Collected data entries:
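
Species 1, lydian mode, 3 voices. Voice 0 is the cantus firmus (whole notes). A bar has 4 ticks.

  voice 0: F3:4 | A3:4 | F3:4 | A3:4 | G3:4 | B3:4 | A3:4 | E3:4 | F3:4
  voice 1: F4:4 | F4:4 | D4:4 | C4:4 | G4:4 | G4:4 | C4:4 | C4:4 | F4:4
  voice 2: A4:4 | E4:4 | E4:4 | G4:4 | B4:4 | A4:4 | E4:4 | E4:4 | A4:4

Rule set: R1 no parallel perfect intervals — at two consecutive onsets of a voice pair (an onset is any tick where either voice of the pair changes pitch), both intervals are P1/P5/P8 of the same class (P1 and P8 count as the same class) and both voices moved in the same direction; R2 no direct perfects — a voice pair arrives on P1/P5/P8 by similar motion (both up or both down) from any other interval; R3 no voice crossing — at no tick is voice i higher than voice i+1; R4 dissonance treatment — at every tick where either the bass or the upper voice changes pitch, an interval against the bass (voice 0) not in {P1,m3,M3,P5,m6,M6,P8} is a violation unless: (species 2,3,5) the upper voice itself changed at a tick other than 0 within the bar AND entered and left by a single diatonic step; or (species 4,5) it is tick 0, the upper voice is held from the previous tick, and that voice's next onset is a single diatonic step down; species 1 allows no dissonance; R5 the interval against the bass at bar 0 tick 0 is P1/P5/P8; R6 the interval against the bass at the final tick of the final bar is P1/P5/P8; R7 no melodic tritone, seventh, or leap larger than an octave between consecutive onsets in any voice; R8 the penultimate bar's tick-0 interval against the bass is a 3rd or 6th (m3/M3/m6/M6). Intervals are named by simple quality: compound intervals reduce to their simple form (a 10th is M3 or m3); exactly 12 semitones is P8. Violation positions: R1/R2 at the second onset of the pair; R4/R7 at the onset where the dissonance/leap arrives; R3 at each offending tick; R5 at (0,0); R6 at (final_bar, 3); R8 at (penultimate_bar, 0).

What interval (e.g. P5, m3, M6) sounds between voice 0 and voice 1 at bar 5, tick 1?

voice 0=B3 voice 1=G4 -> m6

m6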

Action item:
All of the records need to be returned exactly as they are.

Response to the exercise:
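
Species 1, lydian mode, 3 voices. Voice 0 is the cantus firmus (whole notes). A bar has 4 ticks.

  voice 0: F3:4 | A3:4 | F3:4 | A3:4 | G3:4 | B3:4 | A3:4 | E3:4 | F3:4
  voice 1: F4:4 | F4:4 | D4:4 | C4:4 | G4:4 | G4:4 | C4:4 | C4:4 | F4:4
  voice 2: A4:4 | E4:4 | E4:4 | G4:4 | B4:4 | A4:4 | E4:4 | E4:4 | A4:4

Rule set: R1 no parallel perfect intervals — at two consecutive onsets of a voice pair (an onset is any tick where either voice of the pair changes pitch), both intervals are P1/P5/P8 of the same class (P1 and P8 count as the same class) and both voices moved in the same direction; R2 no direct perfects — a voice pair arrives on P1/P5/P8 by similar motion (both up or both down) from any other interval; R3 no voice crossing — at no tick is voice i higher than voice i+1; R4 dissonance treatment — at every tick where either the bass or the upper voice changes pitch, an interval against the bass (voice 0) not in {P1,m3,M3,P5,m6,M6,P8} is a violation unless: (species 2,3,5) the upper voice itself changed at a tick other than 0 within the bar AND entered and left by a single diatonic step; or (species 4,5) it is tick 0, the upper voice is held from the previous tick, and that voice's next onset is a single diatonic step down; species 1 allows no dissonance; R5 the interval against the bass at bar 0 tick 0 is P1/P5/P8; R6 the interval against the bass at the final tick of the final bar is P1/P5/P8; R7 no melodic tritone, seventh, or leap larger than an octave between consecutive onsets in any voice; R8 the penultimate bar's tick-0 interval against the bass is a 3rd or 6th (m3/M3/m6/M6). Intervals are named by simple quality: compound intervals reduce to their simple form (a 10th is M3 or m3); exactly 12 semitones is P8. Violation positions: R1/R2 at the second onset of the pair; R4/R7 at the onset where the dissonance/leap arrives; R3 at each offending tick; R5 at (0,0); R6 at (final_bar, 3); R8 at (penultimate_bar, 0).

What interval (e.g. P5, m3, M6) sounds between voice 0 and voice 1 at bar 5, tick 1?

voice 0=B3 voice 1=G4 -> m6

m6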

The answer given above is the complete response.